───── Data supplied

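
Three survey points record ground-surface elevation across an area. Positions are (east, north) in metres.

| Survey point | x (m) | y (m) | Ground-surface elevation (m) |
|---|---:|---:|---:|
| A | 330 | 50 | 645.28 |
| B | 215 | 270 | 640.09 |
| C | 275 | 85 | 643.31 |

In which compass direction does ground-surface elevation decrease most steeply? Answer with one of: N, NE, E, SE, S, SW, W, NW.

Three-point gradient (reference A): Δ to B = (-115, 220, -5.19), Δ to C = (-55, 35, -1.97).
∂z/∂x = +0.03118, ∂z/∂y = -0.007294 (det = 8075).
Steepest decrease is along −∇f = (-0.03118 E, +0.007294 N) → west.

W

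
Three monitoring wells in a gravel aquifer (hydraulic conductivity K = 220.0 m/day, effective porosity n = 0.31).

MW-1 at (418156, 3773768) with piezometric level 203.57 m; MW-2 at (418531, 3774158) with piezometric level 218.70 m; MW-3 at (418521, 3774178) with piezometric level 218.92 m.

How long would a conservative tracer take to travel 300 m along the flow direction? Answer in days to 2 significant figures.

15 days

Differences from MW-1: to MW-2 (Δx, Δy, Δh) = (375, 390, +15.13); to MW-3 = (365, 410, +15.35).
Determinant of the coordinate differences = 375·410 − 365·390 = 11400.
∂h/∂x = [(+15.13)·410 − (+15.35)·390] / 11400 = +0.01902
∂h/∂y = [375·(+15.35) − 365·(+15.13)] / 11400 = +0.02051
|∇h| = √(0.01902² + 0.02051²) = 0.02797
Seepage velocity v = K·i/n = 220.0 × 0.02797 / 0.31 = 19.85 m/day.
t = 300 / 19.85 = 15.11 days.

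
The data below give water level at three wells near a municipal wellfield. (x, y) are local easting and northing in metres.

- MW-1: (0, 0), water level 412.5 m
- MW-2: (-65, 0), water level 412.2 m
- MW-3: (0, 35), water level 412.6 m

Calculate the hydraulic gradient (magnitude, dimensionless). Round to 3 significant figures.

∂h/∂x = (412.2 − 412.5) / (-65 − 0) = +0.004615
∂h/∂y = (412.6 − 412.5) / (35 − 0) = +0.002857
|∇h| = √(0.004615² + 0.002857²) = 0.005428

0.00543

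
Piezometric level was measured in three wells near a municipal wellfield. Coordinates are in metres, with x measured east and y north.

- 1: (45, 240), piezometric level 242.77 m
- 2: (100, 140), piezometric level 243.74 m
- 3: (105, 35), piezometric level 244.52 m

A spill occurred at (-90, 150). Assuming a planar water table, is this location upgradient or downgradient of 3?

downgradient

Taking 1 as reference: 2−1 = (55, -100, +0.97); 3−1 = (60, -205, +1.75).
Solve a·Δx + b·Δy = Δh: det = 55·(-205) − 60·(-100) = -5275.
∂h/∂x = [(+0.97)·(-205) − (+1.75)·(-100)] / -5275 = +0.004521
∂h/∂y = [55·(+1.75) − 60·(+0.97)] / -5275 = -0.007213
Head at (-90, 150) = 242.77 + (+0.004521)·(-135) + (-0.007213)·(-90) = 242.81 m.
That is lower than the 244.52 m at 3, so the point is downgradient.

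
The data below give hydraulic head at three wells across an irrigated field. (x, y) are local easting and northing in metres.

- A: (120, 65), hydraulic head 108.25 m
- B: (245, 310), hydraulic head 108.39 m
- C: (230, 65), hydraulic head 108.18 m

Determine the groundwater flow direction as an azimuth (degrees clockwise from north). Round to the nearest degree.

Differences from A: to B (Δx, Δy, Δh) = (125, 245, +0.14); to C = (110, 0, -0.07).
Solve a·Δx + b·Δy = Δh: det = 125·0 − 110·245 = -26950.
∂h/∂x = [(+0.14)·0 − (-0.07)·245] / -26950 = -0.0006364
∂h/∂y = [125·(-0.07) − 110·(+0.14)] / -26950 = +0.0008961
Flow direction (−∇h) has components (+0.0006364 E, -0.0008961 N).
Azimuth = atan2(E, N) = atan2(+0.0006364, -0.0008961) = 144.6° ≈ 145°.

145°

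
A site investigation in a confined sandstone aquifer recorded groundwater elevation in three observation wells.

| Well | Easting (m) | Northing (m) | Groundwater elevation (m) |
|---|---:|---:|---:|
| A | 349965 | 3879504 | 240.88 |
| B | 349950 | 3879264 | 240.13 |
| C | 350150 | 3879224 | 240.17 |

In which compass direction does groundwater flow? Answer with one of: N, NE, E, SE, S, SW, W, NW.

With h = a·x + b·y + c and A as origin, the differences give:
  (-15)·a + (-240)·b = -0.75
  185·a + (-280)·b = -0.71
Eliminate b (×(-280) and ×(-240), subtract): 48600·a = 39.600 → a = ∂h/∂x = +0.0008148
Back-substitute: b = ∂h/∂y = +0.003074.
Flow = −∇h = (-0.0008148 east, -0.003074 north), which points south.

S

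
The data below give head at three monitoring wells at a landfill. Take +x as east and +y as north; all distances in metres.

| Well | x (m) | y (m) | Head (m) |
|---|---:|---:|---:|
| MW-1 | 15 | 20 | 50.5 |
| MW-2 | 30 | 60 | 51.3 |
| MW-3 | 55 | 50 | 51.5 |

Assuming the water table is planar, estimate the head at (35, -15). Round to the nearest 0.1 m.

Differences from MW-1: to MW-2 (Δx, Δy, Δh) = (15, 40, +0.8); to MW-3 = (40, 30, +1.0).
Solve a·Δx + b·Δy = Δh: det = 15·30 − 40·40 = -1150.
∂h/∂x = [(+0.8)·30 − (+1.0)·40] / -1150 = +0.01391
∂h/∂y = [15·(+1.0) − 40·(+0.8)] / -1150 = +0.01478
h(35, -15) = 50.5 + (+0.01391)·(20) + (+0.01478)·(-35) = 50.5 +0.278 -0.517 = 50.261 m.

50.3 m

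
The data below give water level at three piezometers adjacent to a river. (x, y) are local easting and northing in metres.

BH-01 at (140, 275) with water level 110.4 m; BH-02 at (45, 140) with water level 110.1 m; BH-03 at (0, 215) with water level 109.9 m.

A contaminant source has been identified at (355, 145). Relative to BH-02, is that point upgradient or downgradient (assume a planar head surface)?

upgradient

With h = a·x + b·y + c and BH-01 as origin, the differences give:
  (-95)·a + (-135)·b = -0.3
  (-140)·a + (-60)·b = -0.5
Eliminate b (×(-60) and ×(-135), subtract): -13200·a = -49.50 → a = ∂h/∂x = +0.003750
Back-substitute: b = ∂h/∂y = -0.0004167.
Head at (355, 145) = 110.4 + (+0.003750)·(215) + (-0.0004167)·(-130) = 111.26 m.
That is higher than the 110.1 m at BH-02, so the point is upgradient.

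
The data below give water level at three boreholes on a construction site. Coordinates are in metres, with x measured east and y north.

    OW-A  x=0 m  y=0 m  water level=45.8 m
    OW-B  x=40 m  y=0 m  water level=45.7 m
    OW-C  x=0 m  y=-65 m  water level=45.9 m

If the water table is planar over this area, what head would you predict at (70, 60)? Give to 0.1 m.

∂h/∂x = (45.7 − 45.8) / (40 − 0) = -0.002500
∂h/∂y = (45.9 − 45.8) / (-65 − 0) = -0.001538
h(70, 60) = 45.8 + (-0.002500)·(70) + (-0.001538)·(60) = 45.8 -0.175 -0.092 = 45.533 m.

45.5 m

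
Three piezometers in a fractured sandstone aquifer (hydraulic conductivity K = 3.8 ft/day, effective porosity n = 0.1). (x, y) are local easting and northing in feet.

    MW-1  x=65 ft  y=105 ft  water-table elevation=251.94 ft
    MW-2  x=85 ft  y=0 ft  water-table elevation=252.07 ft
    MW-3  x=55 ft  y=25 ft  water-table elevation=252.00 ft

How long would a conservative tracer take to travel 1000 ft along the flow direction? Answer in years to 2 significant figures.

40 years

With h = a·x + b·y + c and MW-1 as origin, the differences give:
  20·a + (-105)·b = +0.13
  (-10)·a + (-80)·b = +0.06
Eliminate b (×(-80) and ×(-105), subtract): -2650·a = -4.100 → a = ∂h/∂x = +0.001547
Back-substitute: b = ∂h/∂y = -0.0009434.
|∇h| = √(0.001547² + -0.0009434²) = 0.001812
Seepage velocity v = K·i/n = 3.8 × 0.001812 / 0.1 = 0.06886 ft/day.
t = 1000 / 0.06886 = 1.452e+04 days = 39.8 years.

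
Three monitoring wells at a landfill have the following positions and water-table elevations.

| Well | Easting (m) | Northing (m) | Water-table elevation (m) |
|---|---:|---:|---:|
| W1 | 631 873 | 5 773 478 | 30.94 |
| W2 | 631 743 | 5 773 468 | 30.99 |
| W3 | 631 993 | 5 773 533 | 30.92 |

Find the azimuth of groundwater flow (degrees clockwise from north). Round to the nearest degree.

143°

Differences from W1: to W2 (Δx, Δy, Δh) = (-130, -10, +0.05); to W3 = (120, 55, -0.02).
Solve a·Δx + b·Δy = Δh: det = (-130)·55 − 120·(-10) = -5950.
∂h/∂x = [(+0.05)·55 − (-0.02)·(-10)] / -5950 = -0.0004286
∂h/∂y = [(-130)·(-0.02) − 120·(+0.05)] / -5950 = +0.0005714
Flow direction (−∇h) has components (+0.0004286 E, -0.0005714 N).
Azimuth = atan2(E, N) = atan2(+0.0004286, -0.0005714) = 143.1° ≈ 143°.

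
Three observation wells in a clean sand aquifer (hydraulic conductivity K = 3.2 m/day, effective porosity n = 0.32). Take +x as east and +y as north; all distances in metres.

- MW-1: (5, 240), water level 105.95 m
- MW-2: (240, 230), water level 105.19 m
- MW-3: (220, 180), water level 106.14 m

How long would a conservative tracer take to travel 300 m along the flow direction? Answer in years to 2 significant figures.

4.6 years

With h = a·x + b·y + c and MW-1 as origin, the differences give:
  235·a + (-10)·b = -0.76
  215·a + (-60)·b = +0.19
Eliminate b (×(-60) and ×(-10), subtract): -11950·a = 47.500 → a = ∂h/∂x = -0.003975
Back-substitute: b = ∂h/∂y = -0.01741.
|∇h| = √(-0.003975² + -0.01741²) = 0.01786
Seepage velocity v = K·i/n = 3.2 × 0.01786 / 0.32 = 0.1786 m/day.
t = 300 / 0.1786 = 1680 days = 4.6 years.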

──────────

The stretch of entries above that starts with the line containing "In which compass direction does ground-surface" and goes on through the line containing "MW-1 at (418156, 3773768)" is to be transcribed exactly, and no other line is to be transcribed.

■ **Solution to the exercise**
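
In which compass direction does ground-surface elevation decrease most steeply? Answer with one of: N, NE, E, SE, S, SW, W, NW.

Three-point gradient (reference A): Δ to B = (-115, 220, -5.19), Δ to C = (-55, 35, -1.97).
∂z/∂x = +0.03118, ∂z/∂y = -0.007294 (det = 8075).
Steepest decrease is along −∇f = (-0.03118 E, +0.007294 N) → west.

W

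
Three monitoring wells in a gravel aquifer (hydraulic conductivity K = 220.0 m/day, effective porosity n = 0.31).

MW-1 at (418156, 3773768) with piezometric level 203.57 m; MW-2 at (418531, 3774158) with piezometric level 218.70 m; MW-3 at (418521, 3774178) with piezometric level 218.92 m.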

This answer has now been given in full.